TRY IT
Below are the records; give again exactly the lines that run from the one with "An electric scooter" through the last line.

LISTED ENTRIES
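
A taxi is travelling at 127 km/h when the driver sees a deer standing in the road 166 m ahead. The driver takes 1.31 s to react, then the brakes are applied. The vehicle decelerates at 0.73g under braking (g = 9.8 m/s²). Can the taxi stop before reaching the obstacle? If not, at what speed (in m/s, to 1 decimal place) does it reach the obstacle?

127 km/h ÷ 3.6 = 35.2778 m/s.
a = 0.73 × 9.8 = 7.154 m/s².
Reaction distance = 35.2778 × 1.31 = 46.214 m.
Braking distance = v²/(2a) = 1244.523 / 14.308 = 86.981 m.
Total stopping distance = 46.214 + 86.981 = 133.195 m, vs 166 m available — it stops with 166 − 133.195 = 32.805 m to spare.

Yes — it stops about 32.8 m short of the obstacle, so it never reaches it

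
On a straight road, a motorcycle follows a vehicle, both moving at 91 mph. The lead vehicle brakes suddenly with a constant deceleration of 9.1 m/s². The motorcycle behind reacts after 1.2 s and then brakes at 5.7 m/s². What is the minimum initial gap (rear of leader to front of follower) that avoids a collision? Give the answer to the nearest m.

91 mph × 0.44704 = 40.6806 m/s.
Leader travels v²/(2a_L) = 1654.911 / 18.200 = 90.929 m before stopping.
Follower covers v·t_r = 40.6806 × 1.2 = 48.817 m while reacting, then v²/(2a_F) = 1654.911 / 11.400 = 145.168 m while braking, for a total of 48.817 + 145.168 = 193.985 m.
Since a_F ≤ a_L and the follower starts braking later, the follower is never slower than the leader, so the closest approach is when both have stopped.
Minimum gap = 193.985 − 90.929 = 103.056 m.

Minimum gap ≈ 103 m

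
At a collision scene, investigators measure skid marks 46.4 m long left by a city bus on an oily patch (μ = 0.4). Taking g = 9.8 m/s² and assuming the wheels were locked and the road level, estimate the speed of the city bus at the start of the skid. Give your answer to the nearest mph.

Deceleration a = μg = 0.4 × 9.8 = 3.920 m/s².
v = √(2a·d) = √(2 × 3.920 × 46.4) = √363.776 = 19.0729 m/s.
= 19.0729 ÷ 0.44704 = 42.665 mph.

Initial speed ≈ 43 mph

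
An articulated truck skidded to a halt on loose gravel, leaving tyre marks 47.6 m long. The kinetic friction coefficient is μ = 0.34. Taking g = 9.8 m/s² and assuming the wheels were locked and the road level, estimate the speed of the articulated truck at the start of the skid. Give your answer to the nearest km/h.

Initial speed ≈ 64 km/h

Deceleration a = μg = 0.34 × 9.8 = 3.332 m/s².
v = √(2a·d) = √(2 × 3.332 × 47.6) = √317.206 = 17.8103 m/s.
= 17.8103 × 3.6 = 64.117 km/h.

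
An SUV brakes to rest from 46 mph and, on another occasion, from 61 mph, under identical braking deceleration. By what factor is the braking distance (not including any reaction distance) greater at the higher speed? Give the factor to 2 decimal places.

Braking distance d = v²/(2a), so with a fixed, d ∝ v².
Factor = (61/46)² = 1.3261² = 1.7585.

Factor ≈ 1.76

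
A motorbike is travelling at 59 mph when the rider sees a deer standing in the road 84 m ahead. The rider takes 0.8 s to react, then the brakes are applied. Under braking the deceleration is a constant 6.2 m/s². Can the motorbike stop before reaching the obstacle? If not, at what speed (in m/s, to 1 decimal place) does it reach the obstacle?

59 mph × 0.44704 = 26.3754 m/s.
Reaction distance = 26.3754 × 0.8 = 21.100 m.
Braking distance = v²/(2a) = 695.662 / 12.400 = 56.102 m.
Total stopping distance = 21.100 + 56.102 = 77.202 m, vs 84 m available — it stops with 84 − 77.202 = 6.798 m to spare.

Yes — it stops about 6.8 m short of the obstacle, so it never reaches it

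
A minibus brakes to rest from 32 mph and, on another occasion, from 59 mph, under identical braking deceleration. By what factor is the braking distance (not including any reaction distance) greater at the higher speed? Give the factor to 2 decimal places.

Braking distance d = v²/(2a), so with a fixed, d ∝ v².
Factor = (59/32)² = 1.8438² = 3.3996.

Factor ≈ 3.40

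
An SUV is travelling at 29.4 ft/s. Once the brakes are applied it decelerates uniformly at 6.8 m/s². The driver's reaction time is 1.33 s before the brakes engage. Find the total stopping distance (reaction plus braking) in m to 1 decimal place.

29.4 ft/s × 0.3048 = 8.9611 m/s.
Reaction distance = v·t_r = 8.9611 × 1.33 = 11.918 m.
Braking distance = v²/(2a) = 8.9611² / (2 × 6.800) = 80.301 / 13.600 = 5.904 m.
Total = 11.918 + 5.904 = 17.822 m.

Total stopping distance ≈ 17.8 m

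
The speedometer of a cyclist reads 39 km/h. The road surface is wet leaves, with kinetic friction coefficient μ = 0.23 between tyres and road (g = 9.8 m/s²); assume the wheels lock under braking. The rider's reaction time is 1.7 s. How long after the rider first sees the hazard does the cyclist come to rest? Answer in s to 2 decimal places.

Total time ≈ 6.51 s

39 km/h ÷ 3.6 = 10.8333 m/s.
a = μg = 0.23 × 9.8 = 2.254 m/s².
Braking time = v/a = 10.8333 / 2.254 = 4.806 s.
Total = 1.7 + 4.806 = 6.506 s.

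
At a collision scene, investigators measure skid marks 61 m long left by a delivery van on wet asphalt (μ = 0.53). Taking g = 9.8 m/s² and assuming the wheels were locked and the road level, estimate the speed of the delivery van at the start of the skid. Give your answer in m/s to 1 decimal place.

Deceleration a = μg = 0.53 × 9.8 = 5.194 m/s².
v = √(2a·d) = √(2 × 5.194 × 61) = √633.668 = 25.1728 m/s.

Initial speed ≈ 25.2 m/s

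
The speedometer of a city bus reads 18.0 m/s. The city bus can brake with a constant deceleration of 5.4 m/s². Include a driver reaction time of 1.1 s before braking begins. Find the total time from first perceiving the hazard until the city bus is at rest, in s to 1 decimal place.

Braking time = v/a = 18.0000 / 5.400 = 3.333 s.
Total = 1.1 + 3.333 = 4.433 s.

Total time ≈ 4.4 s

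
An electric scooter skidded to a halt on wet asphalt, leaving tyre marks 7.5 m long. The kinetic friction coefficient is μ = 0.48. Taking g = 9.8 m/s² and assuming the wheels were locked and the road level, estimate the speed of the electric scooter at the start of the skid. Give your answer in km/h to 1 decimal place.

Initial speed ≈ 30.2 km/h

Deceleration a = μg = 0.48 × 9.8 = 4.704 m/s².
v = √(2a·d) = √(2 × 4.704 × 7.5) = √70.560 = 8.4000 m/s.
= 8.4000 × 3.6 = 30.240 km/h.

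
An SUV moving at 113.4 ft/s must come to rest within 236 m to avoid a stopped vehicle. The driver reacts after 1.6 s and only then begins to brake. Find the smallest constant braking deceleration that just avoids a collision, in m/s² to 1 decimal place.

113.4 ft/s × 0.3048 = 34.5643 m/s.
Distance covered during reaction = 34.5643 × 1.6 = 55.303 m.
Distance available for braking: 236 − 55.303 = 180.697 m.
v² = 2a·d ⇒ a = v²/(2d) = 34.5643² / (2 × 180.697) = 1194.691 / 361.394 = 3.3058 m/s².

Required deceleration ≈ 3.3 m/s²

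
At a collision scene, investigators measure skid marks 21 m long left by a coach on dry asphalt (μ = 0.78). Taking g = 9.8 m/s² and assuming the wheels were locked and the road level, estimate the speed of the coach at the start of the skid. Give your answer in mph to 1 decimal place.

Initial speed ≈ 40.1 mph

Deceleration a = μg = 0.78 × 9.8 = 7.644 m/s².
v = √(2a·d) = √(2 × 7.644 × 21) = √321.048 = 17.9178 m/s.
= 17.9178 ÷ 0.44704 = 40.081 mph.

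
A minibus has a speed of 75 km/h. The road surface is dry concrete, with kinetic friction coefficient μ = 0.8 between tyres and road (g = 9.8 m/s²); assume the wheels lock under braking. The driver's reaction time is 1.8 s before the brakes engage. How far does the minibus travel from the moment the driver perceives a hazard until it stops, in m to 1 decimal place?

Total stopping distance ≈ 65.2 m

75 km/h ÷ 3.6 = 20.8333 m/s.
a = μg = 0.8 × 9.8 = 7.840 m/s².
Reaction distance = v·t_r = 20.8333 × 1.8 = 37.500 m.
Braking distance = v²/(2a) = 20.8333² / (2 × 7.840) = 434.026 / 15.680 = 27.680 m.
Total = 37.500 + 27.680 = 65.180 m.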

TASK SOLUTION
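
An electric scooter skidded to a halt on wet asphalt, leaving tyre marks 7.5 m long. The kinetic friction coefficient is μ = 0.48. Taking g = 9.8 m/s² and assuming the wheels were locked and the road level, estimate the speed of the electric scooter at the start of the skid. Give your answer in km/h to 1 decimal place.

Initial speed ≈ 30.2 km/h

Deceleration a = μg = 0.48 × 9.8 = 4.704 m/s².
v = √(2a·d) = √(2 × 4.704 × 7.5) = √70.560 = 8.4000 m/s.
= 8.4000 × 3.6 = 30.240 km/h.

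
An SUV moving at 113.4 ft/s must come to rest within 236 m to avoid a stopped vehicle. The driver reacts after 1.6 s and only then begins to brake. Find the smallest constant braking deceleration that just avoids a collision, in m/s² to 1 decimal place.

113.4 ft/s × 0.3048 = 34.5643 m/s.
Distance covered during reaction = 34.5643 × 1.6 = 55.303 m.
Distance available for braking: 236 − 55.303 = 180.697 m.
v² = 2a·d ⇒ a = v²/(2d) = 34.5643² / (2 × 180.697) = 1194.691 / 361.394 = 3.3058 m/s².

Required deceleration ≈ 3.3 m/s²

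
At a collision scene, investigators measure skid marks 21 m long left by a coach on dry asphalt (μ = 0.78). Taking g = 9.8 m/s² and assuming the wheels were locked and the road level, estimate the speed of the coach at the start of the skid. Give your answer in mph to 1 decimal place.

Initial speed ≈ 40.1 mph

Deceleration a = μg = 0.78 × 9.8 = 7.644 m/s².
v = √(2a·d) = √(2 × 7.644 × 21) = √321.048 = 17.9178 m/s.
= 17.9178 ÷ 0.44704 = 40.081 mph.

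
A minibus has a speed of 75 km/h. The road surface is dry concrete, with kinetic friction coefficient μ = 0.8 between tyres and road (g = 9.8 m/s²); assume the wheels lock under braking. The driver's reaction time is 1.8 s before the brakes engage. How far does the minibus travel from the moment the driver perceives a hazard until it stops, in m to 1 decimal place?

Total stopping distance ≈ 65.2 m

75 km/h ÷ 3.6 = 20.8333 m/s.
a = μg = 0.8 × 9.8 = 7.840 m/s².
Reaction distance = v·t_r = 20.8333 × 1.8 = 37.500 m.
Braking distance = v²/(2a) = 20.8333² / (2 × 7.840) = 434.026 / 15.680 = 27.680 m.
Total = 37.500 + 27.680 = 65.180 m.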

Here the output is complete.